- Task directions: Copy out all of the data below exactly, so that no word differs from the original.

(Saved entries)
============================================================
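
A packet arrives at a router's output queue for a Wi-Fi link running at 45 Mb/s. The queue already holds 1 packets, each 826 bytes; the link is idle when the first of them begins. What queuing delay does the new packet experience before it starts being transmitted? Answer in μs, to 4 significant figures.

Each queued packet: L/R = 6608/45000000 = 146.844 μs.
1 queued → 146.844 μs.
Queuing delay = 146.8 μs.

146.8 μs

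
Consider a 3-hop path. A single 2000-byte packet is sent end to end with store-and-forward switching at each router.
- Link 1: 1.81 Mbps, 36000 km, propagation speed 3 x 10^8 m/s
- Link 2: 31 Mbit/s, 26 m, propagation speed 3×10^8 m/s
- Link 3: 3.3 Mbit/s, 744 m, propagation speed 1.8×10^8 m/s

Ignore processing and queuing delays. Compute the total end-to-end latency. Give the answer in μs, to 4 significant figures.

134200 μs

L = 2000 × 8 = 16000 bits.
Transmission delays (L/R per hop): 8839.78, 516.129, 4848.48 μs; sum = 14204.4 μs.
Propagation delays (d/s per hop): 120000, 0.0866667, 4.13333 μs; sum = 120004 μs.
End-to-end = 134200 μs.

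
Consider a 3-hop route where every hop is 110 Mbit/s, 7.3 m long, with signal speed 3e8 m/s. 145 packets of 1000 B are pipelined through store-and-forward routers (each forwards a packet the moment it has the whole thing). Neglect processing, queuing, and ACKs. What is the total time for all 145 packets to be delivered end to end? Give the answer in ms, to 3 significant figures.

Per-hop transmission t_tx = L/R = 8000/110000000 = 0.0727273 ms.
Per-hop propagation t_prop = 7.3/300000000 = 2.43333e-05 ms.
Pipeline fill: first packet needs 3·t_tx to clear all hops; remaining 144 packets each add one t_tx.
Total = (3+145-1)·t_tx + 3·t_prop = 147·0.0727273 + 3·2.43333e-05 = 10.7 ms.

10.7 ms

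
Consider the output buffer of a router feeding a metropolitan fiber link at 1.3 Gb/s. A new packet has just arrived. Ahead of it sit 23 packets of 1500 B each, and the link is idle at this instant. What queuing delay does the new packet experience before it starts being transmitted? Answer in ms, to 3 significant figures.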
============================================================
- The completed task:
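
A packet arrives at a router's output queue for a Wi-Fi link running at 45 Mb/s. The queue already holds 1 packets, each 826 bytes; the link is idle when the first of them begins. What queuing delay does the new packet experience before it starts being transmitted? Answer in μs, to 4 significant figures.

Each queued packet: L/R = 6608/45000000 = 146.844 μs.
1 queued → 146.844 μs.
Queuing delay = 146.8 μs.

146.8 μs

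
Consider a 3-hop path. A single 2000-byte packet is sent end to end with store-and-forward switching at each router.
- Link 1: 1.81 Mbps, 36000 km, propagation speed 3 x 10^8 m/s
- Link 2: 31 Mbit/s, 26 m, propagation speed 3×10^8 m/s
- Link 3: 3.3 Mbit/s, 744 m, propagation speed 1.8×10^8 m/s

Ignore processing and queuing delays. Compute the total end-to-end latency. Give the answer in μs, to 4 significant figures.

134200 μs

L = 2000 × 8 = 16000 bits.
Transmission delays (L/R per hop): 8839.78, 516.129, 4848.48 μs; sum = 14204.4 μs.
Propagation delays (d/s per hop): 120000, 0.0866667, 4.13333 μs; sum = 120004 μs.
End-to-end = 134200 μs.

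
Consider a 3-hop route where every hop is 110 Mbit/s, 7.3 m long, with signal speed 3e8 m/s. 145 packets of 1000 B are pipelined through store-and-forward routers (each forwards a packet the moment it has the whole thing). Neglect processing, queuing, and ACKs. What is the total time for all 145 packets to be delivered end to end? Give the answer in ms, to 3 significant figures.

Per-hop transmission t_tx = L/R = 8000/110000000 = 0.0727273 ms.
Per-hop propagation t_prop = 7.3/300000000 = 2.43333e-05 ms.
Pipeline fill: first packet needs 3·t_tx to clear all hops; remaining 144 packets each add one t_tx.
Total = (3+145-1)·t_tx + 3·t_prop = 147·0.0727273 + 3·2.43333e-05 = 10.7 ms.

10.7 ms

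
Consider the output buffer of a router feeding a metropolitan fiber link at 1.3 Gb/s. A new packet has just arrived. Ahead of it sit 23 packets of 1500 B each, and the link is idle at this instant. What queuing delay does the new packet experience before it starts being transmitted? Answer in ms, to 3 significant figures.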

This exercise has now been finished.